*Work instruction*.
Collect all lines below with the string "following".

*Provided information*.
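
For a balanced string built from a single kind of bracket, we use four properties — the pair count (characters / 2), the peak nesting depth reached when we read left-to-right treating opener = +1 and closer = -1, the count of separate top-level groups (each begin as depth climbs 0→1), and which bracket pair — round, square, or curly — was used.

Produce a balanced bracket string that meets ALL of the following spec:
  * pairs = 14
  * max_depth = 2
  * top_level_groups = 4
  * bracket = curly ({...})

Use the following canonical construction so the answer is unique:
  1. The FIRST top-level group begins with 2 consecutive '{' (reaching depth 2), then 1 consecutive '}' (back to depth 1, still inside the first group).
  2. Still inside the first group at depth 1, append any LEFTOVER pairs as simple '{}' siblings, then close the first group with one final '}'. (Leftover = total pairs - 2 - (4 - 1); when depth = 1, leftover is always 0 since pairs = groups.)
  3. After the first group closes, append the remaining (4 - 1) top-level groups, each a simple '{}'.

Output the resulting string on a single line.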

--

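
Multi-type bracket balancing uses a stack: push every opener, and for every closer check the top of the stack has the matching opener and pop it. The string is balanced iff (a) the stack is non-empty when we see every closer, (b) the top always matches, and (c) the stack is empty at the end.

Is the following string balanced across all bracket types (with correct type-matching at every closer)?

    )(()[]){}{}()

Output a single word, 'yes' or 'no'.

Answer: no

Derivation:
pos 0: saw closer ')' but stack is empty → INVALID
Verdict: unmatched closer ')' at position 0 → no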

==

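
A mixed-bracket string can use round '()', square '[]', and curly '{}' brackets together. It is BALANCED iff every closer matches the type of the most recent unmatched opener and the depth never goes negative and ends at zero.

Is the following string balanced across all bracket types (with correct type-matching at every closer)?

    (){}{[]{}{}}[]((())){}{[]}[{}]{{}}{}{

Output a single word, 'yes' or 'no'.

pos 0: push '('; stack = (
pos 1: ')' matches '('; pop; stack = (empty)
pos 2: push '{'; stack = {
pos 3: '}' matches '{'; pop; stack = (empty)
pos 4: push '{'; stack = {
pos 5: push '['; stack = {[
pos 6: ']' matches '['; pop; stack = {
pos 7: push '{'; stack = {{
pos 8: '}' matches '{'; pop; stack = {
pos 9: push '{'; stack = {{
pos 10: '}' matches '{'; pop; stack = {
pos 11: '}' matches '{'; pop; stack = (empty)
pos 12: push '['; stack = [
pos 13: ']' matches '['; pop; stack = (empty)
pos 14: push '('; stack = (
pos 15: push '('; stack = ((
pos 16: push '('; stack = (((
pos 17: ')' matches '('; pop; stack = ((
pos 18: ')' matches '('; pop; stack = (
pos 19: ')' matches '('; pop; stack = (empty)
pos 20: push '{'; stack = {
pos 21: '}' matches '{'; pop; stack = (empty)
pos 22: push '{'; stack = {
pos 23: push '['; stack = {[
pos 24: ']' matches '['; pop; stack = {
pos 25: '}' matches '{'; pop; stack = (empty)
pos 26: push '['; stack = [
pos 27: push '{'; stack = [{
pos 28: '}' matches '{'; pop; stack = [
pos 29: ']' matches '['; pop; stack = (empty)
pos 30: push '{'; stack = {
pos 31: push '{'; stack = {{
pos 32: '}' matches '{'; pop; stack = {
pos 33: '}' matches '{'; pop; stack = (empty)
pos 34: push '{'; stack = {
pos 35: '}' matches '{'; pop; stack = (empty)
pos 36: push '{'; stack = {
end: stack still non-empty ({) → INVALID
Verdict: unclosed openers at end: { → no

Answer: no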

*Written solution*.
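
Produce a balanced bracket string that meets ALL of the following spec:
Use the following canonical construction so the answer is unique:
Is the following string balanced across all bracket types (with correct type-matching at every closer)?
Is the following string balanced across all bracket types (with correct type-matching at every closer)?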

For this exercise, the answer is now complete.